### DATA FOR ANALYSIS ###

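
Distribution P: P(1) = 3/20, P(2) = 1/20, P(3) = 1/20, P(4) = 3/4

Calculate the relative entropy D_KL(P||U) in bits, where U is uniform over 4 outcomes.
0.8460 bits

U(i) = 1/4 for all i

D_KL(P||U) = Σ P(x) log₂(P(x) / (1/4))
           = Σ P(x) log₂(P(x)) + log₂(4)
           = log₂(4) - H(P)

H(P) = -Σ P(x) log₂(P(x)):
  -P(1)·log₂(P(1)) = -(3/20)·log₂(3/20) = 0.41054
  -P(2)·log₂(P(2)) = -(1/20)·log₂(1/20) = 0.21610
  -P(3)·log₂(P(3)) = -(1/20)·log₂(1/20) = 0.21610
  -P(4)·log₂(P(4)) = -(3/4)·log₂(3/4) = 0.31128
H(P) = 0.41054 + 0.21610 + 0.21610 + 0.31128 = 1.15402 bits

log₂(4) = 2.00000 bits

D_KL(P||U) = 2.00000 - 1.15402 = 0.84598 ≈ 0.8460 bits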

###
### DATA FOR ANALYSIS ###

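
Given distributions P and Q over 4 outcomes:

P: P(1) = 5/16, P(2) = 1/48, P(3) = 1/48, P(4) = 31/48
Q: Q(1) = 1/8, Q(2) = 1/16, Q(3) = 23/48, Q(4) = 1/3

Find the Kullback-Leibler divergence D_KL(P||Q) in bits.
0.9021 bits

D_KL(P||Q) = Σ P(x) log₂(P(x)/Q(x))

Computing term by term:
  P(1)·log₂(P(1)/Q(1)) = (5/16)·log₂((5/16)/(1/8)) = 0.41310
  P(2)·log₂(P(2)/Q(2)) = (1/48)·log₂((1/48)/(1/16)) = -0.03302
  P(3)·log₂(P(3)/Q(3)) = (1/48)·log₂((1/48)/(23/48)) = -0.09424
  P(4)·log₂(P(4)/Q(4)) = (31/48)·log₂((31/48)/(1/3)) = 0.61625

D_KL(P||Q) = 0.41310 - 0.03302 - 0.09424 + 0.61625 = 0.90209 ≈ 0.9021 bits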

###

Given the data above, transcribe exactly the lines from the one containing "P: P(1) = 5/16, P(2)" down to the one containing "Q: Q(1) = 1/8, Q(2)", and no others.

> _RESPONSE TO THE TASK_
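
P: P(1) = 5/16, P(2) = 1/48, P(3) = 1/48, P(4) = 31/48
Q: Q(1) = 1/8, Q(2) = 1/16, Q(3) = 23/48, Q(4) = 1/3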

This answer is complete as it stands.